----- Given data

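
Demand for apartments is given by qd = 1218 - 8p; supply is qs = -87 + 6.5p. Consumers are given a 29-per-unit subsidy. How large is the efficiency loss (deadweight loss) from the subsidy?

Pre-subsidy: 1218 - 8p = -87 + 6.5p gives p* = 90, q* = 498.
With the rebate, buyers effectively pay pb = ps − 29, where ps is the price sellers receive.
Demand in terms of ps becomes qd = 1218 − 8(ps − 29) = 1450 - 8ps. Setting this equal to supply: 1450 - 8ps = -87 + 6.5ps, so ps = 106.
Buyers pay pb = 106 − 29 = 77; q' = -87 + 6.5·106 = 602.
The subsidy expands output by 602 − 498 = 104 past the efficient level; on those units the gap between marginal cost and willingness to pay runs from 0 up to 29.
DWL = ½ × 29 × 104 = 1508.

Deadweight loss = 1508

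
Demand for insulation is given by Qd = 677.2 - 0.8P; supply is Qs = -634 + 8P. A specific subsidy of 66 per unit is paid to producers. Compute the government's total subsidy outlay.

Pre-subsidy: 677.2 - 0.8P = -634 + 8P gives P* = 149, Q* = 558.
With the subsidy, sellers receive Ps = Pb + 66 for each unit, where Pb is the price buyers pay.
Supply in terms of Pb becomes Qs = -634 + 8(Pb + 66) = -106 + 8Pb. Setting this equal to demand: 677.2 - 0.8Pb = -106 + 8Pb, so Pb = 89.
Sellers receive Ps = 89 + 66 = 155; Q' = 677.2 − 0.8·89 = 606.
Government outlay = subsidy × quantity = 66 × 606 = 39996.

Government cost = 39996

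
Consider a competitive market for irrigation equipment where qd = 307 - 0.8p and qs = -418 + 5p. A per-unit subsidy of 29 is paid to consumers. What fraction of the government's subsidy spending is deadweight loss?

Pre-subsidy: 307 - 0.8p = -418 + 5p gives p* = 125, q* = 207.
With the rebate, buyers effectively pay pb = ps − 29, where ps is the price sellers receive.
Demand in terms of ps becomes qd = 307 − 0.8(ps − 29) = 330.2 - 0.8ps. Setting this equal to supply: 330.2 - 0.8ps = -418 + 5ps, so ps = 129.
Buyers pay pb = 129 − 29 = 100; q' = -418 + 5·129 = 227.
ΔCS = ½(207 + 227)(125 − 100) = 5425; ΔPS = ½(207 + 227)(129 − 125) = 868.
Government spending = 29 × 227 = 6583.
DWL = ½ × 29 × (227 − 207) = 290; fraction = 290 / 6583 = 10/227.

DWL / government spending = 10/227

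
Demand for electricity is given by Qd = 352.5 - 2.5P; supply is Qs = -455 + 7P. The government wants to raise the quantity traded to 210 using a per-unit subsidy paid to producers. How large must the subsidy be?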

----------

Activity → A complete, exact transcription of the data above is required.

Result of the task →
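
Demand for apartments is given by qd = 1218 - 8p; supply is qs = -87 + 6.5p. Consumers are given a 29-per-unit subsidy. How large is the efficiency loss (deadweight loss) from the subsidy?

Pre-subsidy: 1218 - 8p = -87 + 6.5p gives p* = 90, q* = 498.
With the rebate, buyers effectively pay pb = ps − 29, where ps is the price sellers receive.
Demand in terms of ps becomes qd = 1218 − 8(ps − 29) = 1450 - 8ps. Setting this equal to supply: 1450 - 8ps = -87 + 6.5ps, so ps = 106.
Buyers pay pb = 106 − 29 = 77; q' = -87 + 6.5·106 = 602.
The subsidy expands output by 602 − 498 = 104 past the efficient level; on those units the gap between marginal cost and willingness to pay runs from 0 up to 29.
DWL = ½ × 29 × 104 = 1508.

Deadweight loss = 1508

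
Demand for insulation is given by Qd = 677.2 - 0.8P; supply is Qs = -634 + 8P. A specific subsidy of 66 per unit is paid to producers. Compute the government's total subsidy outlay.

Pre-subsidy: 677.2 - 0.8P = -634 + 8P gives P* = 149, Q* = 558.
With the subsidy, sellers receive Ps = Pb + 66 for each unit, where Pb is the price buyers pay.
Supply in terms of Pb becomes Qs = -634 + 8(Pb + 66) = -106 + 8Pb. Setting this equal to demand: 677.2 - 0.8Pb = -106 + 8Pb, so Pb = 89.
Sellers receive Ps = 89 + 66 = 155; Q' = 677.2 − 0.8·89 = 606.
Government outlay = subsidy × quantity = 66 × 606 = 39996.

Government cost = 39996

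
Consider a competitive market for irrigation equipment where qd = 307 - 0.8p and qs = -418 + 5p. A per-unit subsidy of 29 is paid to consumers. What fraction of the government's subsidy spending is deadweight loss?

Pre-subsidy: 307 - 0.8p = -418 + 5p gives p* = 125, q* = 207.
With the rebate, buyers effectively pay pb = ps − 29, where ps is the price sellers receive.
Demand in terms of ps becomes qd = 307 − 0.8(ps − 29) = 330.2 - 0.8ps. Setting this equal to supply: 330.2 - 0.8ps = -418 + 5ps, so ps = 129.
Buyers pay pb = 129 − 29 = 100; q' = -418 + 5·129 = 227.
ΔCS = ½(207 + 227)(125 − 100) = 5425; ΔPS = ½(207 + 227)(129 − 125) = 868.
Government spending = 29 × 227 = 6583.
DWL = ½ × 29 × (227 − 207) = 290; fraction = 290 / 6583 = 10/227.

DWL / government spending = 10/227

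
Demand for electricity is given by Qd = 352.5 - 2.5P; supply is Qs = -455 + 7P. The government wants to raise the quantity traded to 210 using a per-unit subsidy paid to producers. How large must the subsidy be?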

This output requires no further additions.